[Information given Boundary: Start]
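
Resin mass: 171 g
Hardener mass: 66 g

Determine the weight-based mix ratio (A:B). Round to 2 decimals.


Ratio = 171 / 66 = 2.59

2.59


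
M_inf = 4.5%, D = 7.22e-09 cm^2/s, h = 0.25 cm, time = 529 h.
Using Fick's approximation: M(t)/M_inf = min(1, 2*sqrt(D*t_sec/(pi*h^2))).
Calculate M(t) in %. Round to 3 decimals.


t = 1904400 s
ratio = min(1, 2*sqrt(7.22e-09*1904400/(pi*0.0625)))
= 0.529252
M(t) = 4.5 * 0.529252 = 2.382%

2.382


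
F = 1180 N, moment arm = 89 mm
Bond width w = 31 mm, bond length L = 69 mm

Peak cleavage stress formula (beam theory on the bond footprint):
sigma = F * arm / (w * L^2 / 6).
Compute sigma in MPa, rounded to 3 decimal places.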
[Information given Boundary: End]
■ Activity
Nothing but the lines from the one holding "Bond width w = 31 mm, bond length L = 69 mm" through the last line of the data may be output, and each must match exactly.

■ Answer box
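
Bond width w = 31 mm, bond length L = 69 mm

Peak cleavage stress formula (beam theory on the bond footprint):
sigma = F * arm / (w * L^2 / 6).
Compute sigma in MPa, rounded to 3 decimal places.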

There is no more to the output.